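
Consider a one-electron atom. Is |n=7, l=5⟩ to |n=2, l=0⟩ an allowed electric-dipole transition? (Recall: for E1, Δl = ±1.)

l: 5 → 0 (Δl = -5). Δl = ±1 violated.
The transition is electric-dipole forbidden.

forbidden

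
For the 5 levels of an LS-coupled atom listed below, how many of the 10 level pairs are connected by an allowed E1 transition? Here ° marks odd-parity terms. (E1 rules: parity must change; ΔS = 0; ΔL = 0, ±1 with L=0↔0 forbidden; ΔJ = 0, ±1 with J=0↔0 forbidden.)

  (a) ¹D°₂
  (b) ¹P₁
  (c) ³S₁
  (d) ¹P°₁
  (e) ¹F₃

(a)–(b): allowed.
(a)–(c): forbidden (ΔS, ΔL).
(a)–(d): forbidden (parity).
(a)–(e): allowed.
(b)–(c): forbidden (parity, ΔS).
(b)–(d): allowed.
(b)–(e): forbidden (parity, ΔL, ΔJ).
(c)–(d): forbidden (ΔS).
(c)–(e): forbidden (parity, ΔS, ΔL, ΔJ).
(d)–(e): forbidden (ΔL, ΔJ).
Allowed pairs: 3 of 10.

3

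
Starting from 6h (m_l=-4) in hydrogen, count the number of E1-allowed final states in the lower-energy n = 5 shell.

E1 requires Δl = ±1, so l_f ∈ {4, 6}; with 0 ≤ l_f ≤ n_f−1 = 4, the allowed l_f values are {4}.
For l_f = 4: m_f ∈ {m_i−1, m_i, m_i+1} ∩ [−4, 4] = {-4, -3} → 2 states.
Total: 2.

2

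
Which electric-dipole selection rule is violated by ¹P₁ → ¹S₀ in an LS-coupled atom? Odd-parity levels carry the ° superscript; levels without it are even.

Parity must change: even → even — fails.
ΔS = 0: S: 0 → 0 — ok.
ΔL = 0, ±1 (not L=0↔0): L: 1 → 0, ΔL = -1 — ok.
ΔJ = 0, ±1 (not J=0↔0): J: 1 → 0, ΔJ = -1 — ok.

parity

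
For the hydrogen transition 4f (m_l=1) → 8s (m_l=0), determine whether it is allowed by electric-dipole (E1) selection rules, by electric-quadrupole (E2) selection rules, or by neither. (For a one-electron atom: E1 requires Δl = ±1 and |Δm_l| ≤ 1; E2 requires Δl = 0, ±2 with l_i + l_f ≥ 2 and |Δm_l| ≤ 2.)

Δl = 0 − 3 = -3; l_i + l_f = 3.
Δm_l = -1.
E1 (Δl = ±1, |Δm_l| ≤ 1): not satisfied.
E2 (Δl = 0,±2, l_i+l_f ≥ 2, |Δm_l| ≤ 2): not satisfied.

neither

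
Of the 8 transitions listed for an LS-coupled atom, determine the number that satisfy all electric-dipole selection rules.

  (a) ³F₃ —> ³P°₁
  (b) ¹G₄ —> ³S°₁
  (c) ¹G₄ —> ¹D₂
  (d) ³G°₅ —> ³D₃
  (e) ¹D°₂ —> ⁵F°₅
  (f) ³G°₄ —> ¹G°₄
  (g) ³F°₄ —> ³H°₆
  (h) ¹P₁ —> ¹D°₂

(a) forbidden (ΔL, ΔJ fail)
(b) forbidden (ΔS, ΔL, ΔJ fail)
(c) forbidden (parity, ΔL, ΔJ fail)
(d) forbidden (ΔL, ΔJ fail)
(e) forbidden (parity, ΔS, ΔJ fail)
(f) forbidden (parity, ΔS fail)
(g) forbidden (parity, ΔL, ΔJ fail)
(h) allowed
Total allowed: 1 of 8.

1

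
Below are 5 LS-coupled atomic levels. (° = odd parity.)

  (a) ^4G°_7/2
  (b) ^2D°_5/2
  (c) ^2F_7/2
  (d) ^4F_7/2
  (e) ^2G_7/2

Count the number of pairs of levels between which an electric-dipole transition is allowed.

(a)–(b): forbidden (parity, ΔS, ΔL).
(a)–(c): forbidden (ΔS).
(a)–(d): allowed.
(a)–(e): forbidden (ΔS).
(b)–(c): allowed.
(b)–(d): forbidden (ΔS).
(b)–(e): forbidden (ΔL).
(c)–(d): forbidden (parity, ΔS).
(c)–(e): forbidden (parity).
(d)–(e): forbidden (parity, ΔS).
Allowed pairs: 2 of 10.

2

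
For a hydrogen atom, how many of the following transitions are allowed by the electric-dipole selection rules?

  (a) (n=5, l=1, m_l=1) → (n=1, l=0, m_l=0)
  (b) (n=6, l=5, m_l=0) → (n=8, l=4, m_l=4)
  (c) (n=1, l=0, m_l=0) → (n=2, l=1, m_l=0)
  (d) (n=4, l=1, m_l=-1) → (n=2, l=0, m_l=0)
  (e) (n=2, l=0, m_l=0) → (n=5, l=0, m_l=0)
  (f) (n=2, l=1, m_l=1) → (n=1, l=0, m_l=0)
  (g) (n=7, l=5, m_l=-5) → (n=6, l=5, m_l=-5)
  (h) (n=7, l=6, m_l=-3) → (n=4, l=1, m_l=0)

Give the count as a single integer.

4

(a) allowed
(b) forbidden — Δm_l = +4 (E1 requires Δm_l = 0, ±1)
(c) allowed
(d) allowed
(e) forbidden — Δl = +0 (E1 requires Δl = ±1)
(f) allowed
(g) forbidden — Δl = +0 (E1 requires Δl = ±1)
(h) forbidden — Δl = -5 (E1 requires Δl = ±1); Δm_l = +3 (E1 requires Δm_l = 0, ±1)
Total allowed: 4 of 8.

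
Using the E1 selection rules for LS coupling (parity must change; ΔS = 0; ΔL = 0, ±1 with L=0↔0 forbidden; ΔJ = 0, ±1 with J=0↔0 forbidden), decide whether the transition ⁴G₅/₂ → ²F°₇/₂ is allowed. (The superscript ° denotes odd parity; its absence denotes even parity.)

forbidden

Parity must change: even → odd — ok.
ΔS = 0: S: 3/2 → 1/2 — fails.
ΔL = 0, ±1 (not L=0↔0): L: 4 → 3, ΔL = -1 — ok.
ΔJ = 0, ±1 (not J=0↔0): J: 5/2 → 7/2, ΔJ = +1 — ok.
Rule(s) violated: ΔS.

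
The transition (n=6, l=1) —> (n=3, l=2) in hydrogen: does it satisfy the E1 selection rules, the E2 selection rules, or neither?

Δl = 2 − 1 = +1; l_i + l_f = 3.
E1 (Δl = ±1): satisfied.
E2 (Δl = 0,±2, l_i+l_f ≥ 2): not satisfied.

E1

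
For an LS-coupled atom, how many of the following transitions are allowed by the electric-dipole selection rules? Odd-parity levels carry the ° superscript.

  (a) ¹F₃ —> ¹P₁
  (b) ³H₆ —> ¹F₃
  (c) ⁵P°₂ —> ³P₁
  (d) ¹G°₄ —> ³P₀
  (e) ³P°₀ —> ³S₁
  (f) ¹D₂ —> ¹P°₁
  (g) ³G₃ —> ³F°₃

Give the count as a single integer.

3

(a) forbidden (parity, ΔL, ΔJ fail)
(b) forbidden (parity, ΔS, ΔL, ΔJ fail)
(c) forbidden (ΔS fails)
(d) forbidden (ΔS, ΔL, ΔJ fail)
(e) allowed
(f) allowed
(g) allowed
Total allowed: 3 of 7.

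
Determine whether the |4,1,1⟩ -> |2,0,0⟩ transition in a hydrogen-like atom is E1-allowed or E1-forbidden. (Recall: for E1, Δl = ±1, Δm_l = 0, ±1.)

l: 1 → 0 (Δl = -1). Δl = ±1 ok.
m_l: 1 → 0 (Δm_l = -1). |Δm_l| ≤ 1 ok.
All E1 selection rules are satisfied.

allowed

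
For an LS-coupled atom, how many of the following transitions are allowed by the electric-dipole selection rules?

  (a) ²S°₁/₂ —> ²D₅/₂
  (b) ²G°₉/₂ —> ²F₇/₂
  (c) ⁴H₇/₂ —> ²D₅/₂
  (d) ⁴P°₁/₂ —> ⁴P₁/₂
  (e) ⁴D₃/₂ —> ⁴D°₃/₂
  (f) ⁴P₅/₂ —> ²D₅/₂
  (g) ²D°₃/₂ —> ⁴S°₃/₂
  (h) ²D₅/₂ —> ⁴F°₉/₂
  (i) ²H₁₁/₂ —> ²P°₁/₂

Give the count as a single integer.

3

(a) forbidden (ΔL, ΔJ fail)
(b) allowed
(c) forbidden (parity, ΔS, ΔL fail)
(d) allowed
(e) allowed
(f) forbidden (parity, ΔS fail)
(g) forbidden (parity, ΔS, ΔL fail)
(h) forbidden (ΔS, ΔJ fail)
(i) forbidden (ΔL, ΔJ fail)
Total allowed: 3 of 9.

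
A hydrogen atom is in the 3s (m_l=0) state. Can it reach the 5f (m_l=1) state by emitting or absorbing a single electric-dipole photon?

forbidden

Initial l = 0, final l = 3, so Δl = +3. E1 requires Δl = ±1: fails.
m_l: 0 → 1 (Δm_l = +1). |Δm_l| ≤ 1 passes.
The transition is electric-dipole forbidden.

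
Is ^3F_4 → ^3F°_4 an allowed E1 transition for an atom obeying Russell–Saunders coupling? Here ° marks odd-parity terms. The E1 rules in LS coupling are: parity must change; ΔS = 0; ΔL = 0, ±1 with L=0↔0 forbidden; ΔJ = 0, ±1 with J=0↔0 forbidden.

Initial level: S=1, L=3, J=4, parity even. Final level: S=1, L=3, J=4, parity odd.
Parity must change: even → odd — ok.
ΔS = 0: S: 1 → 1 — ok.
ΔL = 0, ±1 (not L=0↔0): L: 3 → 3, ΔL = +0 — ok.
ΔJ = 0, ±1 (not J=0↔0): J: 4 → 4, ΔJ = +0 — ok.
All four E1 rules are satisfied.

allowed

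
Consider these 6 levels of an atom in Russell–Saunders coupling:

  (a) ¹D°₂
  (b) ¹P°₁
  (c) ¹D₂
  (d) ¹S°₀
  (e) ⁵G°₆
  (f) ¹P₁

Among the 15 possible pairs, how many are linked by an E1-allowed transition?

(a)–(b): forbidden (parity).
(a)–(c): allowed.
(a)–(d): forbidden (parity, ΔL, ΔJ).
(a)–(e): forbidden (parity, ΔS, ΔL, ΔJ).
(a)–(f): allowed.
(b)–(c): allowed.
(b)–(d): forbidden (parity).
(b)–(e): forbidden (parity, ΔS, ΔL, ΔJ).
(b)–(f): allowed.
(c)–(d): forbidden (ΔL, ΔJ).
(c)–(e): forbidden (ΔS, ΔL, ΔJ).
(c)–(f): forbidden (parity).
(d)–(e): forbidden (parity, ΔS, ΔL, ΔJ).
(d)–(f): allowed.
(e)–(f): forbidden (ΔS, ΔL, ΔJ).
Allowed pairs: 5 of 15.

5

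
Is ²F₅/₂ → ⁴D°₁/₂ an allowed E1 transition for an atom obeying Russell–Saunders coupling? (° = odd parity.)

forbidden

ΔL = 0, ±1 (not L=0↔0): L: 3 → 2, ΔL = -1 — ✓.
ΔS = 0: S: 1/2 → 3/2 — ✗.
ΔJ = 0, ±1 (not J=0↔0): J: 5/2 → 1/2, ΔJ = -2 — ✗.
Parity must change: even → odd — ✓.
Rule(s) violated: ΔS, ΔJ.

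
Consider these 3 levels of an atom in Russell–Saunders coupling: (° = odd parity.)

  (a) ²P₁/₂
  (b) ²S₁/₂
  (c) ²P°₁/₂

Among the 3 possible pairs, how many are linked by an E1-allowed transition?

(a)–(b): forbidden (parity).
(a)–(c): allowed.
(b)–(c): allowed.
Allowed pairs: 2 of 3.

2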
::::
• [ASSIGNED TASK]:
Which lines run from the one containing "Is ^3F_4 → ^3F°_4" to the end of the data? Output them exactly, with nothing added.

• [TASK RESPONSE]:
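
Is ^3F_4 → ^3F°_4 an allowed E1 transition for an atom obeying Russell–Saunders coupling? Here ° marks odd-parity terms. The E1 rules in LS coupling are: parity must change; ΔS = 0; ΔL = 0, ±1 with L=0↔0 forbidden; ΔJ = 0, ±1 with J=0↔0 forbidden.

Initial level: S=1, L=3, J=4, parity even. Final level: S=1, L=3, J=4, parity odd.
Parity must change: even → odd — ok.
ΔS = 0: S: 1 → 1 — ok.
ΔL = 0, ±1 (not L=0↔0): L: 3 → 3, ΔL = +0 — ok.
ΔJ = 0, ±1 (not J=0↔0): J: 4 → 4, ΔJ = +0 — ok.
All four E1 rules are satisfied.

allowed

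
Consider these 6 levels of an atom in Russell–Saunders coupling:

  (a) ¹D°₂
  (b) ¹P°₁
  (c) ¹D₂
  (d) ¹S°₀
  (e) ⁵G°₆
  (f) ¹P₁

Among the 15 possible pairs, how many are linked by an E1-allowed transition?

(a)–(b): forbidden (parity).
(a)–(c): allowed.
(a)–(d): forbidden (parity, ΔL, ΔJ).
(a)–(e): forbidden (parity, ΔS, ΔL, ΔJ).
(a)–(f): allowed.
(b)–(c): allowed.
(b)–(d): forbidden (parity).
(b)–(e): forbidden (parity, ΔS, ΔL, ΔJ).
(b)–(f): allowed.
(c)–(d): forbidden (ΔL, ΔJ).
(c)–(e): forbidden (ΔS, ΔL, ΔJ).
(c)–(f): forbidden (parity).
(d)–(e): forbidden (parity, ΔS, ΔL, ΔJ).
(d)–(f): allowed.
(e)–(f): forbidden (ΔS, ΔL, ΔJ).
Allowed pairs: 5 of 15.

5

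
Is ²F₅/₂ → ⁴D°₁/₂ an allowed E1 transition for an atom obeying Russell–Saunders coupling? (° = odd parity.)

forbidden

ΔL = 0, ±1 (not L=0↔0): L: 3 → 2, ΔL = -1 — ✓.
ΔS = 0: S: 1/2 → 3/2 — ✗.
ΔJ = 0, ±1 (not J=0↔0): J: 5/2 → 1/2, ΔJ = -2 — ✗.
Parity must change: even → odd — ✓.
Rule(s) violated: ΔS, ΔJ.

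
Consider these 3 levels of an atom in Russell–Saunders coupling: (° = odd parity.)

  (a) ²P₁/₂
  (b) ²S₁/₂
  (c) ²P°₁/₂

Among the 3 possible pairs, how many are linked by an E1-allowed transition?

(a)–(b): forbidden (parity).
(a)–(c): allowed.
(b)–(c): allowed.
Allowed pairs: 2 of 3.

2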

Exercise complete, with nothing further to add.